### [Your assignment]
After locating "Activities in series have" in the listing below, copy that line and each one after it exactly, ending with the line that has "12, 9] (all".

___ Input material

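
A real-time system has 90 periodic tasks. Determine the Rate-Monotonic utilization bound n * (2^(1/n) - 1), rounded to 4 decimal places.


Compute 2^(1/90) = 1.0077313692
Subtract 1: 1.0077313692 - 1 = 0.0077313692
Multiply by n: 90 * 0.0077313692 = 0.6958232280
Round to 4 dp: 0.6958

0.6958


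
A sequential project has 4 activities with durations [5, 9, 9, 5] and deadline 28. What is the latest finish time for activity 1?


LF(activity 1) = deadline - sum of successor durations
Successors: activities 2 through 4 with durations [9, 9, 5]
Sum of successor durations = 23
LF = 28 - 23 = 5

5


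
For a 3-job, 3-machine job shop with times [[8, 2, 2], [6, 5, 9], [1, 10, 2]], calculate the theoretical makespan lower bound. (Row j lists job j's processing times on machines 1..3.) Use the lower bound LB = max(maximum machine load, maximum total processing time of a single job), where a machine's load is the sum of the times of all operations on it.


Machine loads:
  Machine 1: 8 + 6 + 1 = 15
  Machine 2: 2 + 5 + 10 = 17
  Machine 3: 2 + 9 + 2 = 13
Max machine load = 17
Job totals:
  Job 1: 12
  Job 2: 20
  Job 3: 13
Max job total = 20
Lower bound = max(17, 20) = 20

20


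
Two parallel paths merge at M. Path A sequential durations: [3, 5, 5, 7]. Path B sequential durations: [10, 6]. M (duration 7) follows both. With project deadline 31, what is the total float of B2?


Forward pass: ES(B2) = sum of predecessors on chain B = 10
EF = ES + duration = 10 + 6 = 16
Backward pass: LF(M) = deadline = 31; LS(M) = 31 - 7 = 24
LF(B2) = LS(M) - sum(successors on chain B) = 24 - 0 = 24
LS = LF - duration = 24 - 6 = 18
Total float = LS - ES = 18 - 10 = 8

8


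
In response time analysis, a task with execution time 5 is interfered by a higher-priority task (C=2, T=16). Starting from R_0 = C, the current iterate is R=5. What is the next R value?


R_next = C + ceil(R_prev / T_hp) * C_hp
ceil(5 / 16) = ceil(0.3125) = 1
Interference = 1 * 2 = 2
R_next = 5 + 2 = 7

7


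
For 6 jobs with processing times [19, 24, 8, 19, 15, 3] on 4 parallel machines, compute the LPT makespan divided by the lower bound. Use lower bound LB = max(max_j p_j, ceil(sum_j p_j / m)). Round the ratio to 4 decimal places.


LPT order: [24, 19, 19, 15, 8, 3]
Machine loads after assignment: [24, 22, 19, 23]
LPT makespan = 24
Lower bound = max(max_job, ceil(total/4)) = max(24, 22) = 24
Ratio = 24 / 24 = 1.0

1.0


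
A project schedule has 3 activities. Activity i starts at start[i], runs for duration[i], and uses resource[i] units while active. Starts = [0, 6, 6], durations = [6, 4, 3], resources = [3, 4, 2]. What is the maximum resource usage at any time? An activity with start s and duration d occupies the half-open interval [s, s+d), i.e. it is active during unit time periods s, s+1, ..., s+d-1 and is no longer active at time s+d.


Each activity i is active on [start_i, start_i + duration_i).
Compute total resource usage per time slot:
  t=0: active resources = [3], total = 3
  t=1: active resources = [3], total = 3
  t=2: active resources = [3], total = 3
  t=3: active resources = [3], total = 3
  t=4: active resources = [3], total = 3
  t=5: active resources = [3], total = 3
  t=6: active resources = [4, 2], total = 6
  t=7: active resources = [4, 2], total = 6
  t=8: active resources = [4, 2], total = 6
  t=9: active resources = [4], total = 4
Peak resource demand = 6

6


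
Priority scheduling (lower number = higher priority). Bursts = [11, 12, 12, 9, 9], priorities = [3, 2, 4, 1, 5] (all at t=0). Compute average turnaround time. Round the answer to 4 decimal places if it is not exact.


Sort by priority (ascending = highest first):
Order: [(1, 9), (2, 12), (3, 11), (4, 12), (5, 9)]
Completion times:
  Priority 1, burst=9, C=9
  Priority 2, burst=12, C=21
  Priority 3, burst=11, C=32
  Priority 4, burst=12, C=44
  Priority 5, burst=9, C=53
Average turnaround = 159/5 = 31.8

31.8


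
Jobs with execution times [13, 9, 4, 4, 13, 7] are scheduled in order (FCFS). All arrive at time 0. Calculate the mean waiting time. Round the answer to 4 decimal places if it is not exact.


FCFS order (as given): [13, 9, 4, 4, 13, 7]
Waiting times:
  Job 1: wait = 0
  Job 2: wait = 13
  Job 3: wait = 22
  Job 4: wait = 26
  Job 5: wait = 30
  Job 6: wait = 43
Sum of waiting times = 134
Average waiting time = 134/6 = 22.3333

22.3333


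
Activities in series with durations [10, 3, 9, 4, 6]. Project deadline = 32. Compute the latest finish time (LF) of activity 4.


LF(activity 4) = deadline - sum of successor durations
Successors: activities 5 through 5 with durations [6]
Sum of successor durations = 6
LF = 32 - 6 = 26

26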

______
___ Input material

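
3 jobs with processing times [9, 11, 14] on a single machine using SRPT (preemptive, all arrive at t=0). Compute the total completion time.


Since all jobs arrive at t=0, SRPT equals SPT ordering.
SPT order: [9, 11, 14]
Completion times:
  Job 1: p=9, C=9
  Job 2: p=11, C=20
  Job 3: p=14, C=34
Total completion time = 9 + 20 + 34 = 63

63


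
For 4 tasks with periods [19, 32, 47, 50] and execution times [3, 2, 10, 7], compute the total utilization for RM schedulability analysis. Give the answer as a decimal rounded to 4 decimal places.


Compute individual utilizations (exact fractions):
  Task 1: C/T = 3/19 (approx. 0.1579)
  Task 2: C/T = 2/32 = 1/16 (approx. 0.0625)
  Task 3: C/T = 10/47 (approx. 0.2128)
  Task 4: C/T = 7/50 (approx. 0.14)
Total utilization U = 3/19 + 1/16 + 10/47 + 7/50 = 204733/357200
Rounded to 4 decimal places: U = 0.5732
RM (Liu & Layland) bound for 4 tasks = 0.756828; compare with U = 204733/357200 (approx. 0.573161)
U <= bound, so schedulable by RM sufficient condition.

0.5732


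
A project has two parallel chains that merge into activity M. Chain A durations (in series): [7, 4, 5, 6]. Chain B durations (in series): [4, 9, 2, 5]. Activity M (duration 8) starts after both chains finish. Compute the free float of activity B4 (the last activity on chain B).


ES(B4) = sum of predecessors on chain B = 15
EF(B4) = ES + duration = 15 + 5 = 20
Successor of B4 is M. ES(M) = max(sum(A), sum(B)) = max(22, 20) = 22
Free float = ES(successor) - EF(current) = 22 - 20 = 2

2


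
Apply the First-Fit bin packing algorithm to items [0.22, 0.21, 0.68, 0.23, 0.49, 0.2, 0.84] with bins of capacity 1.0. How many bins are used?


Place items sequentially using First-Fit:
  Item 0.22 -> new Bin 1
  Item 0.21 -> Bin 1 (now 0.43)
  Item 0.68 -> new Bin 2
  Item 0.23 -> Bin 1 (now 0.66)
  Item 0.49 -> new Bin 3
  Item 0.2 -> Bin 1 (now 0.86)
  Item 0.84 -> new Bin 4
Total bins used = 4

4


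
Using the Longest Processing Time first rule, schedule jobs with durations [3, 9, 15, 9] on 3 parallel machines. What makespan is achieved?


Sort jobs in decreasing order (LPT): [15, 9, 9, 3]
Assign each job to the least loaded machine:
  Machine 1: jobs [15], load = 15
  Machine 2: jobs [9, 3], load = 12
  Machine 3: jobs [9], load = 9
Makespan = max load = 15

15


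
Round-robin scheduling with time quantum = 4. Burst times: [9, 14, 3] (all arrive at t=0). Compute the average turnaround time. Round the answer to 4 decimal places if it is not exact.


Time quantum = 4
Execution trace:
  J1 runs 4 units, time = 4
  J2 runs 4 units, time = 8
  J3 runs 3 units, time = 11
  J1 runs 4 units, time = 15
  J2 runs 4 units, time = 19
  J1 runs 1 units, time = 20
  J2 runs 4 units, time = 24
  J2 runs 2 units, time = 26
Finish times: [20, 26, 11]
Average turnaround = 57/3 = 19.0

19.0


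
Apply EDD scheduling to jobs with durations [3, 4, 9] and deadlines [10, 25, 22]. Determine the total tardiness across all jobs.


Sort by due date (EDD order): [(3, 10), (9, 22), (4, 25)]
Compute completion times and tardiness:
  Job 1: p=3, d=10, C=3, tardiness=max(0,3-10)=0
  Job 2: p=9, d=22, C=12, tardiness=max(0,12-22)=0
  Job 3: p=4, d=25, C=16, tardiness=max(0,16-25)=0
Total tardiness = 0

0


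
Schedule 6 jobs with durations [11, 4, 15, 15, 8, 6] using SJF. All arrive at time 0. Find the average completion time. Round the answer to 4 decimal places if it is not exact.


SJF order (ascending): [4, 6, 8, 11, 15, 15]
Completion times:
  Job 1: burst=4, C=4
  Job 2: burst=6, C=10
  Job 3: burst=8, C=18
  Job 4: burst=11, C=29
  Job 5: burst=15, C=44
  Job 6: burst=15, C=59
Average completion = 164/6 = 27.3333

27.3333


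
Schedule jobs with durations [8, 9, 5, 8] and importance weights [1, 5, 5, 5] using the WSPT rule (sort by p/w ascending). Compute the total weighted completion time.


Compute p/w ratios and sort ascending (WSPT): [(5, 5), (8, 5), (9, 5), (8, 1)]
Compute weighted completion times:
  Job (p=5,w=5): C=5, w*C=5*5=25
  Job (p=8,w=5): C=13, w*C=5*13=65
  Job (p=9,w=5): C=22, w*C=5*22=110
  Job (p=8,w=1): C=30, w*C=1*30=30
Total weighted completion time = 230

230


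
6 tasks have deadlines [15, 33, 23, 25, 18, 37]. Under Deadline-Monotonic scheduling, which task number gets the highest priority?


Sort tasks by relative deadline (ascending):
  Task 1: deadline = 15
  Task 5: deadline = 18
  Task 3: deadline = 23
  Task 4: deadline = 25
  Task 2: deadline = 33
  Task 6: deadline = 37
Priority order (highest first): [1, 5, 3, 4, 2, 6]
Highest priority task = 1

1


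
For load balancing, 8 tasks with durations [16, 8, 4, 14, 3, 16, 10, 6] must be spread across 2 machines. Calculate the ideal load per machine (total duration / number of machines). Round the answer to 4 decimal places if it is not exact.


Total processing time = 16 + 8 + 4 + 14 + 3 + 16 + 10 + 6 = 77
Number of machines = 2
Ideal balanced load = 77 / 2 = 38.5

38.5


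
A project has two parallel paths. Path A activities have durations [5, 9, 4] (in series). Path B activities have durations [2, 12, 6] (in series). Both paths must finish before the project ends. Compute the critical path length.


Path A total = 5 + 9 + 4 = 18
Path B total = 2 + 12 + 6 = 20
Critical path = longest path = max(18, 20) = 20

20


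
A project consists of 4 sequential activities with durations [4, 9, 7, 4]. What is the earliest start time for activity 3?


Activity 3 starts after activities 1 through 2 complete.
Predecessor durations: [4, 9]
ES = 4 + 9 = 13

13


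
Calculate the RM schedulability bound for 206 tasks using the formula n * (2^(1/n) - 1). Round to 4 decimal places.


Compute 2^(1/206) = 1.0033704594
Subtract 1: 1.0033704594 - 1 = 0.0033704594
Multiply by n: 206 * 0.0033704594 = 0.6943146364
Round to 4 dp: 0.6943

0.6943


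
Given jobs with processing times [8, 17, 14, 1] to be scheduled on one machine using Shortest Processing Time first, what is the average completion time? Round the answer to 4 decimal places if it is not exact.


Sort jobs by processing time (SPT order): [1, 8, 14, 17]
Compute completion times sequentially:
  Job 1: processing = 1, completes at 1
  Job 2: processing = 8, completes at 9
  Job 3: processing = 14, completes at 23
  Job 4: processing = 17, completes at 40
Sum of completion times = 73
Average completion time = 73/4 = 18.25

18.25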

______
___ Input material

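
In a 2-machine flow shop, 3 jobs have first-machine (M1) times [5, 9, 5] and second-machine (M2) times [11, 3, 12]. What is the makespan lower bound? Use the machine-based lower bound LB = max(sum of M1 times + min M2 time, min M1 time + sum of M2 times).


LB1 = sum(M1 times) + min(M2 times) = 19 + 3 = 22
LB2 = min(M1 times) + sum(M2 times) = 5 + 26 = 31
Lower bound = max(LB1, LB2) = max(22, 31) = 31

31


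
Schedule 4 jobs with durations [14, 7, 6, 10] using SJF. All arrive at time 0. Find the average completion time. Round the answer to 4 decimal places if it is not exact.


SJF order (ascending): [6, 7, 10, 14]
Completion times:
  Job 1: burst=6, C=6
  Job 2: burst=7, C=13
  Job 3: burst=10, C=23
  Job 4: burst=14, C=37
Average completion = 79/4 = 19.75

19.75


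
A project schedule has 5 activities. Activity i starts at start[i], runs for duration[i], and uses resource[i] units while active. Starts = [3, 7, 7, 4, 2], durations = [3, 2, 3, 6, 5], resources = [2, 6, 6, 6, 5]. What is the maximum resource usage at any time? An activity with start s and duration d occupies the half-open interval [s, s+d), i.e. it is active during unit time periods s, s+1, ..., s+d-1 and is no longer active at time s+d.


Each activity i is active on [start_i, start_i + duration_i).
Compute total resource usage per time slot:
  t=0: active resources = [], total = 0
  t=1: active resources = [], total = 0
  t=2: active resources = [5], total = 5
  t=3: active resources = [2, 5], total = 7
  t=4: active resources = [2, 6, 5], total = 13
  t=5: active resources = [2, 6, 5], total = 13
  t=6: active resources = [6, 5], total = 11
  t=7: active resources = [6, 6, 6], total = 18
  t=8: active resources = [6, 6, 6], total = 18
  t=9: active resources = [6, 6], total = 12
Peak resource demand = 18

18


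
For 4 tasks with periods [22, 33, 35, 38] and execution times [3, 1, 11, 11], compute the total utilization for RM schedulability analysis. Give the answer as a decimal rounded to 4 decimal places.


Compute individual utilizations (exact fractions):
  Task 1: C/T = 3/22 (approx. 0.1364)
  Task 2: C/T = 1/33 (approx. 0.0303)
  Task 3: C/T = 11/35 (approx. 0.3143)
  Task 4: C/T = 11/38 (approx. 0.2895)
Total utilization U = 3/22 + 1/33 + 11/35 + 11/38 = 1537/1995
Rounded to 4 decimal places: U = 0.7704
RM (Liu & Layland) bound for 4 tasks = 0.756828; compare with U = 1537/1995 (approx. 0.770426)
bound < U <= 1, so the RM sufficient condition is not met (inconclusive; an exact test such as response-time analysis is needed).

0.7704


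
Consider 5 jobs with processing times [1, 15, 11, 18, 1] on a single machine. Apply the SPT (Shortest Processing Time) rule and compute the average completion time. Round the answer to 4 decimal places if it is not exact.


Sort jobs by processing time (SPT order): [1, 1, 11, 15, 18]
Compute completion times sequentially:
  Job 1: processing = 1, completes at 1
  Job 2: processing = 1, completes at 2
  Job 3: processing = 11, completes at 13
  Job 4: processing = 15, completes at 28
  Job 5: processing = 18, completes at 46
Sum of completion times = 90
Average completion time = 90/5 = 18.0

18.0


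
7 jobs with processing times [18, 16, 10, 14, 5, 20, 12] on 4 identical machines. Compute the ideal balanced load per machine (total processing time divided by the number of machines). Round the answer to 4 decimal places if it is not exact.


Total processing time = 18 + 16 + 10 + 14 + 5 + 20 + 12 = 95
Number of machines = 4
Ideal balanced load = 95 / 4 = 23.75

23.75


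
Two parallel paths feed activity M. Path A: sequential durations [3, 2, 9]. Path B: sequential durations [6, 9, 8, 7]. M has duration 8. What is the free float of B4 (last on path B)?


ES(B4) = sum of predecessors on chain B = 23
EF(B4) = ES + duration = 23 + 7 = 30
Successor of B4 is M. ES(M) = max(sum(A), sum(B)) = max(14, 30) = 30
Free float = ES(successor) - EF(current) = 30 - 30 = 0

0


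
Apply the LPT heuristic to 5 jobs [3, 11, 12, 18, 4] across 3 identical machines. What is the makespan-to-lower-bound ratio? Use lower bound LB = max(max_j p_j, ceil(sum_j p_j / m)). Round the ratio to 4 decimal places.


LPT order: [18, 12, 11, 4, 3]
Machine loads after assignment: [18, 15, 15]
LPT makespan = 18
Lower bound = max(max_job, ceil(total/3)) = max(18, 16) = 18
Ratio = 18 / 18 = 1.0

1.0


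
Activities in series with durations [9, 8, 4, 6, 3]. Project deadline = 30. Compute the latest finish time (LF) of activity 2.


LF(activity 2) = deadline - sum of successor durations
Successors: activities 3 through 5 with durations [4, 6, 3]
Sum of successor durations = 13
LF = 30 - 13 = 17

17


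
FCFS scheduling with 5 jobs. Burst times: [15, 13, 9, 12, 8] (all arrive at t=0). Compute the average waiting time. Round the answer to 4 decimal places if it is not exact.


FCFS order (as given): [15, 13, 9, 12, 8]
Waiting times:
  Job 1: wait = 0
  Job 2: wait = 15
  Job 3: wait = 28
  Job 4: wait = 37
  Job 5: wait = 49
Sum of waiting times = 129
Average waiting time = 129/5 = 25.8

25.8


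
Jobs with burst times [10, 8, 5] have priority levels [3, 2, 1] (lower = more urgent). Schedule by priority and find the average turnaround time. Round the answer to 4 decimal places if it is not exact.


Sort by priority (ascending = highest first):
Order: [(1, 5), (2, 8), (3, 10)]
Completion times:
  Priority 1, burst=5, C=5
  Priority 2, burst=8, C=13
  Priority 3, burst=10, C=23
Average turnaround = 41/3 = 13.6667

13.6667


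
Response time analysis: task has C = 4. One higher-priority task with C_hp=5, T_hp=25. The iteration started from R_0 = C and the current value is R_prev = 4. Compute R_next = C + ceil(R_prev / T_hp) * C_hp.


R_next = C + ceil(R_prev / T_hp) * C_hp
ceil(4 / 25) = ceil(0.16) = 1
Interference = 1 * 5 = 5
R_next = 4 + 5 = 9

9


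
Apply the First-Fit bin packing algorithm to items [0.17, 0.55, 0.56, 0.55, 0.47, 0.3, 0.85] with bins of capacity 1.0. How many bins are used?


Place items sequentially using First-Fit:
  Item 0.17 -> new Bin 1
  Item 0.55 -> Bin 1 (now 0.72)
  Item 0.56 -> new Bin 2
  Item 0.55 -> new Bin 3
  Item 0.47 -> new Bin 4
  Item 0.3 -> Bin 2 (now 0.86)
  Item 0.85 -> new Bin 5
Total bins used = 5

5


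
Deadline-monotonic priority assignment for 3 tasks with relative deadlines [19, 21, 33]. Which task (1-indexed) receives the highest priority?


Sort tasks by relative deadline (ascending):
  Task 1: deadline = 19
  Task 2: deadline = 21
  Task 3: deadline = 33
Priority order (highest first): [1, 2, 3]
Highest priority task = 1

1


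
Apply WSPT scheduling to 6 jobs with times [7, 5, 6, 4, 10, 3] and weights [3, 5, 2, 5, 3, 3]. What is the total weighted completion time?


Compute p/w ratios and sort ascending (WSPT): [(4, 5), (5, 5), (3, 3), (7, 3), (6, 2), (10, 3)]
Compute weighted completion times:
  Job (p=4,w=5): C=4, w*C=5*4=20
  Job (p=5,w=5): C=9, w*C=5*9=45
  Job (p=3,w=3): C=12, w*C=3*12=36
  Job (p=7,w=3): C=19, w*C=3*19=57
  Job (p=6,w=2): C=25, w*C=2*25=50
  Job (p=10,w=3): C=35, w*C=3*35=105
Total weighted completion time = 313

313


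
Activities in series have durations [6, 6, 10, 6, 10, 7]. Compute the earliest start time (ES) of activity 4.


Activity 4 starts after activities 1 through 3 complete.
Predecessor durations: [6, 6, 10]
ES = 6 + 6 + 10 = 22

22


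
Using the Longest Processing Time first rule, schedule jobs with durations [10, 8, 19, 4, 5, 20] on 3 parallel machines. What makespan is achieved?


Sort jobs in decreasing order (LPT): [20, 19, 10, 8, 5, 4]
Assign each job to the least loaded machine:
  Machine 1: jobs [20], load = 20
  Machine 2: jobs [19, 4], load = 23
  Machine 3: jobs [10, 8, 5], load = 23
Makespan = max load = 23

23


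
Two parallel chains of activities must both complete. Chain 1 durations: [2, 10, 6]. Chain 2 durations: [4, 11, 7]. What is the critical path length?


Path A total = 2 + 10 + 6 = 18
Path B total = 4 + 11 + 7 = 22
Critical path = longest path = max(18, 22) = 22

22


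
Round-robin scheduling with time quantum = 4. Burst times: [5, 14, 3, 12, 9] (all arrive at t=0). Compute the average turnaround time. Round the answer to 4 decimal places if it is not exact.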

______

### [Problem solution]
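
Activities in series have durations [6, 6, 10, 6, 10, 7]. Compute the earliest start time (ES) of activity 4.


Activity 4 starts after activities 1 through 3 complete.
Predecessor durations: [6, 6, 10]
ES = 6 + 6 + 10 = 22

22


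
Using the Longest Processing Time first rule, schedule jobs with durations [10, 8, 19, 4, 5, 20] on 3 parallel machines. What makespan is achieved?


Sort jobs in decreasing order (LPT): [20, 19, 10, 8, 5, 4]
Assign each job to the least loaded machine:
  Machine 1: jobs [20], load = 20
  Machine 2: jobs [19, 4], load = 23
  Machine 3: jobs [10, 8, 5], load = 23
Makespan = max load = 23

23


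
Two parallel chains of activities must both complete. Chain 1 durations: [2, 10, 6]. Chain 2 durations: [4, 11, 7]. What is the critical path length?


Path A total = 2 + 10 + 6 = 18
Path B total = 4 + 11 + 7 = 22
Critical path = longest path = max(18, 22) = 22

22


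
Round-robin scheduling with time quantum = 4. Burst times: [5, 14, 3, 12, 9] (all arrive at t=0). Compute the average turnaround time. Round the answer to 4 decimal places if it is not exact.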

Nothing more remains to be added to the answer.